Assigned task: Write down exactly the lines of the records below, beginning with the first and ending with the line that includes "b₄ = [-6, 30, -22, 50, -7]".

Information provided:
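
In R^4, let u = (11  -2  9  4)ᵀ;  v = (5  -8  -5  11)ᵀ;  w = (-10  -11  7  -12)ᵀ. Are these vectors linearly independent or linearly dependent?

linearly independent

Row-reduce the matrix whose columns are u, v, w.
The reduction yields 3 nonzero rows, so the rank is 3.
Since rank = 3 (the number of vectors), the set is linearly independent.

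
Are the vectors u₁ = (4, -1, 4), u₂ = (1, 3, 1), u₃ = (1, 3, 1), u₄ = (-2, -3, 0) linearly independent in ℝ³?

There are 4 vectors in a 3-dimensional space, so they cannot be linearly independent.

linearly dependent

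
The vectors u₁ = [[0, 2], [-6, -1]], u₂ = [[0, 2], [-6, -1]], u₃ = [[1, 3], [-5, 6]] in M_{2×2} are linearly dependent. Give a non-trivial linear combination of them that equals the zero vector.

Take coordinates with respect to {E₁₁, E₁₂, E₂₁, E₂₂}.
Write the vectors as columns of a matrix and find a nonzero vector in its null space.
The free variable yields coefficients (1, -1, 0) (any nonzero multiple also works).

u₁ - u₂ = 0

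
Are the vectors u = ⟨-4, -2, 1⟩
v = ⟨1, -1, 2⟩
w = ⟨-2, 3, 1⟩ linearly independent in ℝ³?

The matrix [u|v|w] has determinant 39.
A nonzero determinant means the columns are linearly independent.

linearly independent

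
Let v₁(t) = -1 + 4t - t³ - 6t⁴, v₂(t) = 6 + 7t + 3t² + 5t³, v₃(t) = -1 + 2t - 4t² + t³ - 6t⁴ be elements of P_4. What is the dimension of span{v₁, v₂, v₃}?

3

Use coordinates relative to {1, t, …, t⁴}.
Put the 5×3 matrix [v₁|v₂|v₃] into echelon form.
There are 3 pivot columns, so rank = 3.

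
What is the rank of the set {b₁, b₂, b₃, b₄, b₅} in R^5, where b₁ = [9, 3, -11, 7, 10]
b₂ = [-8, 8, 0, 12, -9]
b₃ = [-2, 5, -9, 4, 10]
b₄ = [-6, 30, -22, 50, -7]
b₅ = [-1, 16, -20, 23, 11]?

Put the 5×5 matrix [b₁|b₂|b₃|b₄|b₅] into echelon form.
There are 3 pivot columns, so rank = 3.

rank 3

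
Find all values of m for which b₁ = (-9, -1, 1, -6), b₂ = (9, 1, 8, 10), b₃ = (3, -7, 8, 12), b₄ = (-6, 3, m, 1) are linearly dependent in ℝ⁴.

m = 19

The set is linearly dependent precisely when det[b₁; b₂; b₃; b₄] = 0.
The determinant works out to 264*m - 5016.
Solving 264*m - 5016 = 0 yields m = 19.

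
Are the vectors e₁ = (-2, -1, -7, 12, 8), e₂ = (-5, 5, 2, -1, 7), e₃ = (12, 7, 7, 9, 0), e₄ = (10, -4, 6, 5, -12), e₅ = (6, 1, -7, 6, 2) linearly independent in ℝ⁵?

linearly independent

Place the vectors as rows of a 5×5 matrix and reduce to echelon form.
The reduction yields 5 nonzero rows, so the rank is 5.
Since rank = 5 (the number of vectors), the set is linearly independent.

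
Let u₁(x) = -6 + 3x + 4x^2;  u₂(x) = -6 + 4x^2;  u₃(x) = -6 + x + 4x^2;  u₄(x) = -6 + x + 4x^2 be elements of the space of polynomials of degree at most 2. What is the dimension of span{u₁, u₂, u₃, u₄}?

Use coordinates relative to {1, x, x^2}.
Form the matrix with u₁, u₂, u₃, u₄ as columns and reduce.
Reduction leaves 2 leading entries, giving rank 2.
(With 4 elements in a 3-dimensional space the rank is at most 3.)

2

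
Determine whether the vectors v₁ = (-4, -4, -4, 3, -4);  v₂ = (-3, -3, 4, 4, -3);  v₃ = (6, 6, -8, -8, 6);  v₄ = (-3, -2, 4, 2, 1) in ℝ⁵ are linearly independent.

linearly dependent

One vector is a scalar multiple of another, so the set is dependent.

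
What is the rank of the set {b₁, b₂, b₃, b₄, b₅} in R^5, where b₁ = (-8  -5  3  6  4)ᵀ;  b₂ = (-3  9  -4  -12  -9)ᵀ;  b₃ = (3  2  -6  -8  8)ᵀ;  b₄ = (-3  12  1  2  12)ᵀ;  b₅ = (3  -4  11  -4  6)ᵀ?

rank 5

Apply Gaussian elimination to the matrix whose rows are b₁, b₂, b₃, b₄, b₅.
Exactly 5 pivots survive; hence the rank is 5.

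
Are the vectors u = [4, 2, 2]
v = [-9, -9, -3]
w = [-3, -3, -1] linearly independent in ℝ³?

linearly dependent

One vector is a scalar multiple of another, so the set is dependent.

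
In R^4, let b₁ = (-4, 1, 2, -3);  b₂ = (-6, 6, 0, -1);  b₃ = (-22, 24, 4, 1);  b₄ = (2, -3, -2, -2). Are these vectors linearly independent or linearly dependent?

Row-reduce the matrix whose columns are b₁, b₂, b₃, b₄.
The reduction yields 3 nonzero rows, so the rank is 3.
Since rank 3 < 4, the set is linearly dependent.

linearly dependent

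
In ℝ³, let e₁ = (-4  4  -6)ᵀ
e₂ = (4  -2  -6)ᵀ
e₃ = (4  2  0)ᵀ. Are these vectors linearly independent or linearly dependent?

linearly independent

The matrix [e₁|e₂|e₃] has determinant -240.
A nonzero determinant means the columns are linearly independent.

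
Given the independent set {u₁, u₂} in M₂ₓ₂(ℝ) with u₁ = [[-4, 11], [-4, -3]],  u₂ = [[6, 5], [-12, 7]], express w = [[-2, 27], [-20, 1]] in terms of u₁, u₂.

Work in coordinates with respect to the standard basis {E₁₁, E₁₂, E₂₁, E₂₂}.
Write w = α₁u₁ + α₂u₂ and equate components.
The system has the unique solution (α₁, α₂) = (2, 1).

w = 2u₁ + u₂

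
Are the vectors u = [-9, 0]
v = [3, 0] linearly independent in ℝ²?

linearly dependent

The matrix [u|v] has determinant 0.
A zero determinant means the columns are linearly dependent.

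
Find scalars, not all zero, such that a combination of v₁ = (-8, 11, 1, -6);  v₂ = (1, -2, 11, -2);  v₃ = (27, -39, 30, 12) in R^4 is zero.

Write the vectors as columns of a matrix and find a nonzero vector in its null space.
One solution (up to scaling) is (3, -3, 1).

3v₁ - 3v₂ + v₃ = 0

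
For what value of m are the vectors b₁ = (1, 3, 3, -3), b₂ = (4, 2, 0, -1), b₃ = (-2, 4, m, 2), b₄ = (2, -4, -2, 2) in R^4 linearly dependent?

Dependence holds iff the 4×4 matrix [b₁ b₂ b₃ b₄] is singular.
Expanding, det = 30*m + 100.
Setting this to zero gives m = -10/3.

m = -10/3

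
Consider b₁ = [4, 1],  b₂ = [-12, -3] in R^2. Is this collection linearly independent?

linearly dependent

Place the vectors as rows of a 2×2 matrix and reduce to echelon form.
The reduction yields 1 nonzero row, so the rank is 1.
Since rank 1 < 2, the set is linearly dependent.
Indeed 3b₁ + b₂ = 0.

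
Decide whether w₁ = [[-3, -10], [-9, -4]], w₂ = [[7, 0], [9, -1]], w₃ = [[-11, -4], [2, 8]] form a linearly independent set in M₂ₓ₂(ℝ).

Write each element as a coordinate vector in ℝ⁴ using {E₁₁, E₁₂, E₂₁, E₂₂}.
Row-reduce the matrix whose columns are w₁, w₂, w₃.
The reduction yields 3 nonzero rows, so the rank is 3.
Since rank = 3 (the number of vectors), the set is linearly independent.

linearly independent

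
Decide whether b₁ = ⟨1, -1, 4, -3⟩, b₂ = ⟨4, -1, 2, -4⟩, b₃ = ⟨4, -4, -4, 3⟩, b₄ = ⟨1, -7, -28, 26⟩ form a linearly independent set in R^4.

linearly dependent

The matrix [b₁|b₂|b₃|b₄] has determinant 0.
A zero determinant means the columns are linearly dependent.
Indeed 3b₁ + 2b₂ - 3b₃ + b₄ = 0.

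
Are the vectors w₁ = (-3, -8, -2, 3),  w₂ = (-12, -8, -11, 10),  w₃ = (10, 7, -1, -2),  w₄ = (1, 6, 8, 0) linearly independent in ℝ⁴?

The matrix [w₁|w₂|w₃|w₄] has determinant 4481.
A nonzero determinant means the columns are linearly independent.

linearly independent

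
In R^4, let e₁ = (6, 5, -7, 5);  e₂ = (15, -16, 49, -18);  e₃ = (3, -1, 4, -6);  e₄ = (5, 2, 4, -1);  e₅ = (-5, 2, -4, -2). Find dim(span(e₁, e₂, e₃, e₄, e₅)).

Put the 4×5 matrix [e₁|e₂|e₃|e₄|e₅] into echelon form.
The echelon form has 4 nonzero rows, so the rank is 4.
(With 5 elements in a 4-dimensional space the rank is at most 4.)

4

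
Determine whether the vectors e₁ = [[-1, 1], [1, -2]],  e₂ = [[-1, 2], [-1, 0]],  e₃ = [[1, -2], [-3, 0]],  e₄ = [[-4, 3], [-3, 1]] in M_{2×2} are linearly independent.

Take coordinates with respect to the standard basis {E₁₁, E₁₂, E₂₁, E₂₂}.
Row-reduce the matrix whose columns are e₁, e₂, e₃, e₄.
The reduction yields 4 nonzero rows, so the rank is 4.
Since rank = 4 (the number of vectors), the set is linearly independent.

linearly independent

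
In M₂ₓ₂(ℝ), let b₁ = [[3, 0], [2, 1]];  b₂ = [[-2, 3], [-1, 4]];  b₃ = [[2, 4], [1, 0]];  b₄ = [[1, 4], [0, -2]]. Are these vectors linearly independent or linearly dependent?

Take coordinates with respect to the standard basis {E₁₁, E₁₂, E₂₁, E₂₂}.
Form the 4×4 matrix with these as columns; its determinant is -9.
A nonzero determinant means the columns are linearly independent.

linearly independent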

Output for this task:
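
In R^4, let u = (11  -2  9  4)ᵀ;  v = (5  -8  -5  11)ᵀ;  w = (-10  -11  7  -12)ᵀ. Are these vectors linearly independent or linearly dependent?

linearly independent

Row-reduce the matrix whose columns are u, v, w.
The reduction yields 3 nonzero rows, so the rank is 3.
Since rank = 3 (the number of vectors), the set is linearly independent.

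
Are the vectors u₁ = (4, -1, 4), u₂ = (1, 3, 1), u₃ = (1, 3, 1), u₄ = (-2, -3, 0) linearly independent in ℝ³?

There are 4 vectors in a 3-dimensional space, so they cannot be linearly independent.

linearly dependent

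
The vectors u₁ = [[0, 2], [-6, -1]], u₂ = [[0, 2], [-6, -1]], u₃ = [[1, 3], [-5, 6]] in M_{2×2} are linearly dependent. Give a non-trivial linear combination of them that equals the zero vector.

Take coordinates with respect to {E₁₁, E₁₂, E₂₁, E₂₂}.
Write the vectors as columns of a matrix and find a nonzero vector in its null space.
The free variable yields coefficients (1, -1, 0) (any nonzero multiple also works).

u₁ - u₂ = 0

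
Are the vectors u = ⟨-4, -2, 1⟩
v = ⟨1, -1, 2⟩
w = ⟨-2, 3, 1⟩ linearly independent in ℝ³?

The matrix [u|v|w] has determinant 39.
A nonzero determinant means the columns are linearly independent.

linearly independent

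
Let v₁(t) = -1 + 4t - t³ - 6t⁴, v₂(t) = 6 + 7t + 3t² + 5t³, v₃(t) = -1 + 2t - 4t² + t³ - 6t⁴ be elements of P_4. What is the dimension of span{v₁, v₂, v₃}?

3

Use coordinates relative to {1, t, …, t⁴}.
Put the 5×3 matrix [v₁|v₂|v₃] into echelon form.
There are 3 pivot columns, so rank = 3.

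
What is the rank of the set {b₁, b₂, b₃, b₄, b₅} in R^5, where b₁ = [9, 3, -11, 7, 10]
b₂ = [-8, 8, 0, 12, -9]
b₃ = [-2, 5, -9, 4, 10]
b₄ = [-6, 30, -22, 50, -7]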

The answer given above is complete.